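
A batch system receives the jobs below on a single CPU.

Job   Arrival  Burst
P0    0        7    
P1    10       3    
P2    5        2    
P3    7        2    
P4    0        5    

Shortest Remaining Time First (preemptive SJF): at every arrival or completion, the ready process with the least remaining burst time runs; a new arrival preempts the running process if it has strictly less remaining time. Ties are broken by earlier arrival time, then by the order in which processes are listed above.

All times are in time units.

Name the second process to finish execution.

P2

Gantt: | P4 0-5 | P2 5-7 | P3 7-9 | P0 9-10 | P1 10-13 | P0 13-19 |
Completion: P0=19  P1=13  P2=7  P3=9  P4=5
Turnaround (C−A): P0=19  P1=3  P2=2  P3=2  P4=5
Finish order: P4 → P2 → P3 → P1 → P0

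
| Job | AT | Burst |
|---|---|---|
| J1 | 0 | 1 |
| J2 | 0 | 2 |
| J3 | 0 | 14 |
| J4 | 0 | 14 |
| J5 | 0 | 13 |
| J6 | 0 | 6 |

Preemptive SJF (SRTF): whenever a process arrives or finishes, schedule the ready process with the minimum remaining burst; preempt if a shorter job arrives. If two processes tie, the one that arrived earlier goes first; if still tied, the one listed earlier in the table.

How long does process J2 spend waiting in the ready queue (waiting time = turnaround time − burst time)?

Timeline: | J1 0-1 | J2 1-3 | J6 3-9 | J5 9-22 | J3 22-36 | J4 36-50 |
Completion: J1=1  J2=3  J3=36  J4=50  J5=22  J6=9
Turnaround (C−A): J1=1  J2=3  J3=36  J4=50  J5=22  J6=9
Waiting(J2) = turnaround − burst = 3 − 2 = 1

1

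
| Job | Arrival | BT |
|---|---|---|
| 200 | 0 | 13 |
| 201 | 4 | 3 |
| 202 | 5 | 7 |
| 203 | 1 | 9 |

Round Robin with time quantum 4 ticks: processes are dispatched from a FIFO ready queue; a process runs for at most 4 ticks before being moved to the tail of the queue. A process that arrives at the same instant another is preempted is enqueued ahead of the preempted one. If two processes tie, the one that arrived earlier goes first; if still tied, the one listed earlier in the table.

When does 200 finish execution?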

What you have to do | Retype the entries one by one, exactly.

Problem solution |
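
A batch system receives the jobs below on a single CPU.

Job   Arrival  Burst
P0    0        7    
P1    10       3    
P2    5        2    
P3    7        2    
P4    0        5    

Shortest Remaining Time First (preemptive SJF): at every arrival or completion, the ready process with the least remaining burst time runs; a new arrival preempts the running process if it has strictly less remaining time. Ties are broken by earlier arrival time, then by the order in which processes are listed above.

All times are in time units.

Name the second process to finish execution.

P2

Gantt: | P4 0-5 | P2 5-7 | P3 7-9 | P0 9-10 | P1 10-13 | P0 13-19 |
Completion: P0=19  P1=13  P2=7  P3=9  P4=5
Turnaround (C−A): P0=19  P1=3  P2=2  P3=2  P4=5
Finish order: P4 → P2 → P3 → P1 → P0

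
| Job | AT | Burst |
|---|---|---|
| J1 | 0 | 1 |
| J2 | 0 | 2 |
| J3 | 0 | 14 |
| J4 | 0 | 14 |
| J5 | 0 | 13 |
| J6 | 0 | 6 |

Preemptive SJF (SRTF): whenever a process arrives or finishes, schedule the ready process with the minimum remaining burst; preempt if a shorter job arrives. If two processes tie, the one that arrived earlier goes first; if still tied, the one listed earlier in the table.

How long does process J2 spend waiting in the ready queue (waiting time = turnaround time − burst time)?

Timeline: | J1 0-1 | J2 1-3 | J6 3-9 | J5 9-22 | J3 22-36 | J4 36-50 |
Completion: J1=1  J2=3  J3=36  J4=50  J5=22  J6=9
Turnaround (C−A): J1=1  J2=3  J3=36  J4=50  J5=22  J6=9
Waiting(J2) = turnaround − burst = 3 − 2 = 1

1

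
| Job | Arrival | BT |
|---|---|---|
| 200 | 0 | 13 |
| 201 | 4 | 3 |
| 202 | 5 | 7 |
| 203 | 1 | 9 |

Round Robin with time quantum 4 ticks: processes are dispatched from a FIFO ready queue; a process runs for at most 4 ticks before being moved to the tail of the queue. A process that arrives at the same instant another is preempted is enqueued ahead of the preempted one. If two processes tie, the one that arrived earlier goes first; if still tied, the one listed earlier in the table.

When does 200 finish execution?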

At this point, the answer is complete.